▶ _What is expected_
The entries below are to be copied exactly, with nothing left out.

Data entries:

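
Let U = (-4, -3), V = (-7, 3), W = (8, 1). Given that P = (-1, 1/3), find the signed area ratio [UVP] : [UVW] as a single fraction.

1/3

[UVW] = ½·((-4)·(3−1) + (-7)·(1−(-3)) + 8·(-3−3)) = ½·(-8 − 28 − 48) = -42.
[UVP] = ½·((-4)·(3−(1/3)) + (-7)·(1/3−(-3)) + (-1)·(-3−3)) = ½·(-32/3 − 70/3 + 6) = -14, so the ratio is (-14)/(-42) = 1/3.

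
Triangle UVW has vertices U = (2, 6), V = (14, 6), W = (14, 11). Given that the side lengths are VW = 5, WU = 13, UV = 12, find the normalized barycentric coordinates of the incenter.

(1/6, 13/30, 2/5)

The incenter has barycentric coordinates proportional to the opposite side lengths: (5 : 13 : 12).
Normalizing by 5+13+12 = 30 gives (1/6, 13/30, 2/5).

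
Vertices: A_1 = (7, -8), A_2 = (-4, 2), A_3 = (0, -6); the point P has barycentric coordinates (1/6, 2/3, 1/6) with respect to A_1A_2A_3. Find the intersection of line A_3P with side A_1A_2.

Line A_3P meets A_1A_2 where the A_3-coordinate vanishes; zeroing P's A_3-weight and renormalizing leaves A_1, A_2-weights 1/6 : 2/3 → (1/5, 4/5).
So Q = (1/5)·A_1 + (4/5)·A_2 = (-9/5, 0).

(-9/5, 0)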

▶ _The answer_
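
Let U = (-4, -3), V = (-7, 3), W = (8, 1). Given that P = (-1, 1/3), find the signed area ratio [UVP] : [UVW] as a single fraction.

1/3

[UVW] = ½·((-4)·(3−1) + (-7)·(1−(-3)) + 8·(-3−3)) = ½·(-8 − 28 − 48) = -42.
[UVP] = ½·((-4)·(3−(1/3)) + (-7)·(1/3−(-3)) + (-1)·(-3−3)) = ½·(-32/3 − 70/3 + 6) = -14, so the ratio is (-14)/(-42) = 1/3.

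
Triangle UVW has vertices U = (2, 6), V = (14, 6), W = (14, 11). Given that the side lengths are VW = 5, WU = 13, UV = 12, find the normalized barycentric coordinates of the incenter.

(1/6, 13/30, 2/5)

The incenter has barycentric coordinates proportional to the opposite side lengths: (5 : 13 : 12).
Normalizing by 5+13+12 = 30 gives (1/6, 13/30, 2/5).

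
Vertices: A_1 = (7, -8), A_2 = (-4, 2), A_3 = (0, -6); the point P has barycentric coordinates (1/6, 2/3, 1/6) with respect to A_1A_2A_3. Find the intersection of line A_3P with side A_1A_2.

Line A_3P meets A_1A_2 where the A_3-coordinate vanishes; zeroing P's A_3-weight and renormalizing leaves A_1, A_2-weights 1/6 : 2/3 → (1/5, 4/5).
So Q = (1/5)·A_1 + (4/5)·A_2 = (-9/5, 0).

(-9/5, 0)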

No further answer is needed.